> [WHAT TO DO]:
From the first line to the last, write out the material verbatim.
◇ ◇ ◇ ◇
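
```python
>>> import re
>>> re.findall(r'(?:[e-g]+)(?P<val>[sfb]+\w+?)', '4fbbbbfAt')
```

The pattern matches one or more of a character in [e-g] (non-capturing group); then one or more of one of [sfb], then one or more of a word character (lazy) (captured as 'val').
Lazy quantifiers expand one character at a time until the remainder of the pattern can match.
Walking the string: at [1:8] match 'fbbbbfA', group 1 = 'bbbbfA'.
`findall` collects group 1 from the one match (1 total).

['bbbbfA']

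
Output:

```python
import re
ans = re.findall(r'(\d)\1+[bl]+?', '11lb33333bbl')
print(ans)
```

`\1` has to match the exact text group 1 already captured.
`findall` collects group 1 from each match (2 total).

['1', '3']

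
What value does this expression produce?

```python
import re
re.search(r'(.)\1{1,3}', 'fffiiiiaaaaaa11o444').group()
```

'fff'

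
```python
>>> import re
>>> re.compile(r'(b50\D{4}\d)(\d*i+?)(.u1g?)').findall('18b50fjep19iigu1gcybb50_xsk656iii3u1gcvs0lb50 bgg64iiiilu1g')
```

With 3 capturing groups, `findall` returns a 3-tuple per match.

[('b50fjep1', '9ii', 'gu1g'), ('b50_xsk6', '56iii', '3u1g'), ('b50 bgg6', '4iiii', 'lu1g')]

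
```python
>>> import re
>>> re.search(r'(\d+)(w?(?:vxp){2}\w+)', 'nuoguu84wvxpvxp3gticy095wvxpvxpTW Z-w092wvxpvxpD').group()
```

'84wvxpvxp3gticy095wvxpvxpTW'

The match spans [6:33] → '84wvxpvxp3gticy095wvxpvxpTW'.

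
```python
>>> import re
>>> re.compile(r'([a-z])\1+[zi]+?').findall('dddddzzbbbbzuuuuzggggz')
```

['d', 'b', 'u', 'g']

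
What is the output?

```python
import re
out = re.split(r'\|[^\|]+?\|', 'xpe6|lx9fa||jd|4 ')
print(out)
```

Matches to split on: at [4:11] → '|lx9fa|'; at [11:15] → '|jd|'.
`split` removes every match and returns the 3 fragments in between.

['xpe6', '', '4 ']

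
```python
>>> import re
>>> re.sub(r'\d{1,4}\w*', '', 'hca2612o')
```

This matches 1 to 4 of a digit; then zero or more of a word character.
Every occurrence is swapped for ''.

'hca'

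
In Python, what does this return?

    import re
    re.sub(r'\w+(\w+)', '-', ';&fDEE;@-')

';&-;@-'

The pattern matches one or more of a word character; then one or more of a word character (captured).
Every occurrence is swapped for '-'.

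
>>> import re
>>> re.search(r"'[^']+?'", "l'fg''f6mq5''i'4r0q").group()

Unlike `match`, `search` isn't anchored — it looks for the pattern anywhere in the string.
The match spans [1:5] → "'fg'".

"'fg'"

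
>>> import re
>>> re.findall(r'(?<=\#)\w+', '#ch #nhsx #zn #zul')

['ch', 'nhsx', 'zn', 'zul']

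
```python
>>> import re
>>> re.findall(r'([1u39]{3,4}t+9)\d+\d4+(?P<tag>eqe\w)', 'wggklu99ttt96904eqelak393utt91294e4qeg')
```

This matches 3 to 4 of one of [1u39], then one or more of the literal 't', then a literal '9' (captured); then one or more of a digit, then a digit; then one or more of a literal '4'; then the literal 'e', then the literal 'qe', then a word character (captured as 'tag').
Matches: at [5:20] match 'u99ttt96904eqel', groups = ('u99ttt9', 'eqel').
`findall` packs the 2 group values into a tuple for every match.

[('u99ttt9', 'eqel')]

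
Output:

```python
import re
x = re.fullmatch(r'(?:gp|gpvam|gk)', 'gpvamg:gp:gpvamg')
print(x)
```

For `fullmatch`, every character of the input must be accounted for by the pattern.
Here the pattern can't cover the whole string, so the call returns None.

None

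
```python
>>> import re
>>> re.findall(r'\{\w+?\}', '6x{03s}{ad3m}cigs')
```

Scanning left to right: at [2:7] → '{03s}'; at [7:13] → '{ad3m}'.
With no groups in the pattern, `findall` gives back each whole match — 2 here.

['{03s}', '{ad3m}']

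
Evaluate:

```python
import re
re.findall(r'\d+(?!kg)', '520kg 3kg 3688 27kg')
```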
◇ ◇ ◇ ◇
> [SOLUTION FOR THIS PROBLEM]:
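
```python
>>> import re
>>> re.findall(r'(?:[e-g]+)(?P<val>[sfb]+\w+?)', '4fbbbbfAt')
```

The pattern matches one or more of a character in [e-g] (non-capturing group); then one or more of one of [sfb], then one or more of a word character (lazy) (captured as 'val').
Lazy quantifiers expand one character at a time until the remainder of the pattern can match.
Walking the string: at [1:8] match 'fbbbbfA', group 1 = 'bbbbfA'.
`findall` collects group 1 from the one match (1 total).

['bbbbfA']

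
Output:

```python
import re
ans = re.findall(r'(\d)\1+[bl]+?', '11lb33333bbl')
print(ans)
```

`\1` has to match the exact text group 1 already captured.
`findall` collects group 1 from each match (2 total).

['1', '3']

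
What value does this expression produce?

```python
import re
re.search(r'(.)\1{1,3}', 'fffiiiiaaaaaa11o444').group()
```

'fff'

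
```python
>>> import re
>>> re.compile(r'(b50\D{4}\d)(\d*i+?)(.u1g?)').findall('18b50fjep19iigu1gcybb50_xsk656iii3u1gcvs0lb50 bgg64iiiilu1g')
```

With 3 capturing groups, `findall` returns a 3-tuple per match.

[('b50fjep1', '9ii', 'gu1g'), ('b50_xsk6', '56iii', '3u1g'), ('b50 bgg6', '4iiii', 'lu1g')]

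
```python
>>> import re
>>> re.search(r'(\d+)(w?(?:vxp){2}\w+)', 'nuoguu84wvxpvxp3gticy095wvxpvxpTW Z-w092wvxpvxpD').group()
```

'84wvxpvxp3gticy095wvxpvxpTW'

The match spans [6:33] → '84wvxpvxp3gticy095wvxpvxpTW'.

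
```python
>>> import re
>>> re.compile(r'([a-z])\1+[zi]+?').findall('dddddzzbbbbzuuuuzggggz')
```

['d', 'b', 'u', 'g']

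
What is the output?

```python
import re
out = re.split(r'\|[^\|]+?\|', 'xpe6|lx9fa||jd|4 ')
print(out)
```

Matches to split on: at [4:11] → '|lx9fa|'; at [11:15] → '|jd|'.
`split` removes every match and returns the 3 fragments in between.

['xpe6', '', '4 ']

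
```python
>>> import re
>>> re.sub(r'\d{1,4}\w*', '', 'hca2612o')
```

This matches 1 to 4 of a digit; then zero or more of a word character.
Every occurrence is swapped for ''.

'hca'

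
In Python, what does this return?

    import re
    re.sub(r'\w+(\w+)', '-', ';&fDEE;@-')

';&-;@-'

The pattern matches one or more of a word character; then one or more of a word character (captured).
Every occurrence is swapped for '-'.

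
>>> import re
>>> re.search(r"'[^']+?'", "l'fg''f6mq5''i'4r0q").group()

Unlike `match`, `search` isn't anchored — it looks for the pattern anywhere in the string.
The match spans [1:5] → "'fg'".

"'fg'"

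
>>> import re
>>> re.findall(r'(?<=\#)\w+', '#ch #nhsx #zn #zul')

['ch', 'nhsx', 'zn', 'zul']

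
```python
>>> import re
>>> re.findall(r'([1u39]{3,4}t+9)\d+\d4+(?P<tag>eqe\w)', 'wggklu99ttt96904eqelak393utt91294e4qeg')
```

This matches 3 to 4 of one of [1u39], then one or more of the literal 't', then a literal '9' (captured); then one or more of a digit, then a digit; then one or more of a literal '4'; then the literal 'e', then the literal 'qe', then a word character (captured as 'tag').
Matches: at [5:20] match 'u99ttt96904eqel', groups = ('u99ttt9', 'eqel').
`findall` packs the 2 group values into a tuple for every match.

[('u99ttt9', 'eqel')]

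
Output:

```python
import re
x = re.fullmatch(r'(?:gp|gpvam|gk)', 'gpvamg:gp:gpvamg')
print(x)
```

For `fullmatch`, every character of the input must be accounted for by the pattern.
Here the pattern can't cover the whole string, so the call returns None.

None

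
```python
>>> import re
>>> re.findall(r'\{\w+?\}', '6x{03s}{ad3m}cigs')
```

Scanning left to right: at [2:7] → '{03s}'; at [7:13] → '{ad3m}'.
With no groups in the pattern, `findall` gives back each whole match — 2 here.

['{03s}', '{ad3m}']

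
Evaluate:

```python
import re
re.findall(r'\d+(?!kg)', '520kg 3kg 3688 27kg')
```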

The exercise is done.